** WHAT IS EXPECTED **
Repeat only the stretch of lines below that runs from the line with "The 5 tapestry" through the line with "678 × 295 |", unaltered.
═════ MATERIAL FOR THIS EXERCISE ═════
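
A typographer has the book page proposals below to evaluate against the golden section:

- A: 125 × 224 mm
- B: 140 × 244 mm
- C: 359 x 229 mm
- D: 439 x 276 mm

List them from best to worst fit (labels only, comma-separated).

D, C, B, A

Ratios: A = 224 / 125 ≈ 1.792; B = 244 / 140 ≈ 1.743; C = 359 / 229 ≈ 1.568; D = 439 / 276 ≈ 1.591.
|Δ from 1.618|: A 0.174; B 0.125; C 0.050; D 0.027.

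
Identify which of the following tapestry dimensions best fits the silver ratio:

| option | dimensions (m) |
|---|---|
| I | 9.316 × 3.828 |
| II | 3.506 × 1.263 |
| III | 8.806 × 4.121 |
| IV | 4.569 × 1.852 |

Target silver ratio ≈ 2.414.
I: 2.434 (Δ0.020)  II: 2.776 (Δ0.362)  III: 2.137 (Δ0.277)  IV: 2.467 (Δ0.053)

I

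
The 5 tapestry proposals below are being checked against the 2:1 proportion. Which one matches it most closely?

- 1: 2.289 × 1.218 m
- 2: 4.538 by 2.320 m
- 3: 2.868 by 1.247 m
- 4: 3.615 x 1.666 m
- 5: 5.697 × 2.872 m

5

Target 2:1 ≈ 2.000.
1: 1.879 (Δ0.121)  2: 1.956 (Δ0.044)  3: 2.300 (Δ0.300)  4: 2.170 (Δ0.170)  5: 1.984 (Δ0.016)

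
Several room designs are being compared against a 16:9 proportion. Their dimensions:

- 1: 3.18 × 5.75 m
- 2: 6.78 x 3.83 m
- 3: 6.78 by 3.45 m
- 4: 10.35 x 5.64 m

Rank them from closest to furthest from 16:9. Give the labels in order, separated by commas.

2, 1, 4, 3

1: 5.75/3.18 ≈ 1.808 → |1.808 − 1.778| = 0.030
2: 6.78/3.83 ≈ 1.770 → |1.770 − 1.778| = 0.008
3: 6.78/3.45 ≈ 1.965 → |1.965 − 1.778| = 0.187
4: 10.35/5.64 ≈ 1.835 → |1.835 − 1.778| = 0.057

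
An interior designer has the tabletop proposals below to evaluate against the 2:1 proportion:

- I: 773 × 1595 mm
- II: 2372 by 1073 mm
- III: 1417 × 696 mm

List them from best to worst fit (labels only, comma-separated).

I: 1595/773 ≈ 2.063 → |2.063 − 2.000| = 0.063
II: 2372/1073 ≈ 2.211 → |2.211 − 2.000| = 0.211
III: 1417/696 ≈ 2.036 → |2.036 − 2.000| = 0.036

III, I, II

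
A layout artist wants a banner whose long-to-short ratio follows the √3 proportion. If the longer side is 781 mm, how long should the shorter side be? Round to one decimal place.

root-3 ≈ 1.73205.
Shorter side = 781 ÷ 1.73205 ≈ 450.911 → 450.9 mm.

450.9 mm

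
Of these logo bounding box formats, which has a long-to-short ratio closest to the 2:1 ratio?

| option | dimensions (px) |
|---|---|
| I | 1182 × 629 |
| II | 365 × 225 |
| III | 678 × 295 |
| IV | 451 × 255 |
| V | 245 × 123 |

Target 2:1 ≈ 2.000.
I: 1.879 (Δ0.121)  II: 1.622 (Δ0.378)  III: 2.298 (Δ0.298)  IV: 1.769 (Δ0.231)  V: 1.992 (Δ0.008)

V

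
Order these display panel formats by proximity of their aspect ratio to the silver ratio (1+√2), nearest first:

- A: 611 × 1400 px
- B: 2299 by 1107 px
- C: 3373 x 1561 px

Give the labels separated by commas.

A, C, B

A: 1400/611 ≈ 2.291 → |2.291 − 2.414| = 0.123
B: 2299/1107 ≈ 2.077 → |2.077 − 2.414| = 0.337
C: 3373/1561 ≈ 2.161 → |2.161 − 2.414| = 0.253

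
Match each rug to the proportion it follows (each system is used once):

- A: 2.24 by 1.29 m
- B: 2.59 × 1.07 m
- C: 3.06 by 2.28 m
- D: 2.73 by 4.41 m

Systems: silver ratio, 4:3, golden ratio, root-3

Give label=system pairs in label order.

A = 2.24/1.29 ≈ 1.736 → root-3 (1.732)
B = 2.59/1.07 ≈ 2.421 → silver ratio (2.414)
C = 3.06/2.28 ≈ 1.342 → 4:3 (1.333)
D = 4.41/2.73 ≈ 1.615 → golden ratio (1.618)

A=root-3, B=silver ratio, C=4:3, D=golden ratio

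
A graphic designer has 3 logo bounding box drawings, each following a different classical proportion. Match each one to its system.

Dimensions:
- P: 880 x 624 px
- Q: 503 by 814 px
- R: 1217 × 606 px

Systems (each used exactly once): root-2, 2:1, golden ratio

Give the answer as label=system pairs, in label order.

P=root-2, Q=golden ratio, R=2:1

P = 880/624 ≈ 1.410 → root-2 (1.414)
Q = 814/503 ≈ 1.618 → golden ratio (1.618)
R = 1217/606 ≈ 2.008 → 2:1 (2.000)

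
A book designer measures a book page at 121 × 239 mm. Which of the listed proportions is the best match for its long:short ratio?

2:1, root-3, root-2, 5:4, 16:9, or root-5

2:1

Ratio = 239 / 121 ≈ 1.975.
Distances: 2:1 2.000 (Δ 0.025); root-3 1.732 (Δ 0.243); root-2 1.414 (Δ 0.561); 5:4 1.250 (Δ 0.725); 16:9 1.778 (Δ 0.197); root-5 2.236 (Δ 0.261).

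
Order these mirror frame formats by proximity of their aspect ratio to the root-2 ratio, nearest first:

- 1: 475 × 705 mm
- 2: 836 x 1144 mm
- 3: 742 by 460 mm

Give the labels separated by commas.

2, 1, 3

Ratios: 1 = 705 / 475 ≈ 1.484; 2 = 1144 / 836 ≈ 1.368; 3 = 742 / 460 ≈ 1.613.
|Δ from 1.414|: 1 0.070; 2 0.046; 3 0.199.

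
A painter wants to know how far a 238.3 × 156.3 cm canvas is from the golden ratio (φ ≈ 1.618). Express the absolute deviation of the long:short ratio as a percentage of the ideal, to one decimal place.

5.8%

Ratio = 238.3 / 156.3 ≈ 1.5246.
Ideal golden ratio ≈ 1.6180. |1.5246 − 1.6180| / 1.6180 ≈ 5.77% → 5.8%.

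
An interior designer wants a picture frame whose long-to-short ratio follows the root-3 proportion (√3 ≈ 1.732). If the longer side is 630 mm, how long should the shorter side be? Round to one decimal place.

363.7 mm

root-3 ≈ 1.73205.
Shorter side = 630 ÷ 1.73205 ≈ 363.731 → 363.7 mm.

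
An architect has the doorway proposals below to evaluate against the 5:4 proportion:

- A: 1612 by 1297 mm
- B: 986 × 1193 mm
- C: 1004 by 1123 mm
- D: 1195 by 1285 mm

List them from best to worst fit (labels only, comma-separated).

A, B, C, D

Ratios: A = 1612 / 1297 ≈ 1.243; B = 1193 / 986 ≈ 1.210; C = 1123 / 1004 ≈ 1.119; D = 1285 / 1195 ≈ 1.075.
|Δ from 1.250|: A 0.007; B 0.040; C 0.131; D 0.175.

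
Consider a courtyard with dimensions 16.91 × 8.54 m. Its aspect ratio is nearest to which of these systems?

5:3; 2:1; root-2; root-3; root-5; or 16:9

2:1

16.91/8.54 ≈ 1.980. Nearest candidates are 2:1 (2.000, off by 0.020) and 16:9 (1.778, off by 0.202).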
═════
** WRITTEN SOLUTION **
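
The 5 tapestry proposals below are being checked against the 2:1 proportion. Which one matches it most closely?

- 1: 2.289 × 1.218 m
- 2: 4.538 by 2.320 m
- 3: 2.868 by 1.247 m
- 4: 3.615 x 1.666 m
- 5: 5.697 × 2.872 m

5

Target 2:1 ≈ 2.000.
1: 1.879 (Δ0.121)  2: 1.956 (Δ0.044)  3: 2.300 (Δ0.300)  4: 2.170 (Δ0.170)  5: 1.984 (Δ0.016)

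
Several room designs are being compared against a 16:9 proportion. Their dimensions:

- 1: 3.18 × 5.75 m
- 2: 6.78 x 3.83 m
- 3: 6.78 by 3.45 m
- 4: 10.35 x 5.64 m

Rank them from closest to furthest from 16:9. Give the labels in order, separated by commas.

2, 1, 4, 3

1: 5.75/3.18 ≈ 1.808 → |1.808 − 1.778| = 0.030
2: 6.78/3.83 ≈ 1.770 → |1.770 − 1.778| = 0.008
3: 6.78/3.45 ≈ 1.965 → |1.965 − 1.778| = 0.187
4: 10.35/5.64 ≈ 1.835 → |1.835 − 1.778| = 0.057

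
An interior designer has the tabletop proposals below to evaluate against the 2:1 proportion:

- I: 773 × 1595 mm
- II: 2372 by 1073 mm
- III: 1417 × 696 mm

List them from best to worst fit (labels only, comma-separated).

I: 1595/773 ≈ 2.063 → |2.063 − 2.000| = 0.063
II: 2372/1073 ≈ 2.211 → |2.211 − 2.000| = 0.211
III: 1417/696 ≈ 2.036 → |2.036 − 2.000| = 0.036

III, I, II

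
A layout artist wants a banner whose long-to-short ratio follows the √3 proportion. If the longer side is 781 mm, how long should the shorter side be? Round to one decimal place.

root-3 ≈ 1.73205.
Shorter side = 781 ÷ 1.73205 ≈ 450.911 → 450.9 mm.

450.9 mm

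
Of these logo bounding box formats, which has a long-to-short ratio closest to the 2:1 ratio?

| option | dimensions (px) |
|---|---|
| I | 1182 × 629 |
| II | 365 × 225 |
| III | 678 × 295 |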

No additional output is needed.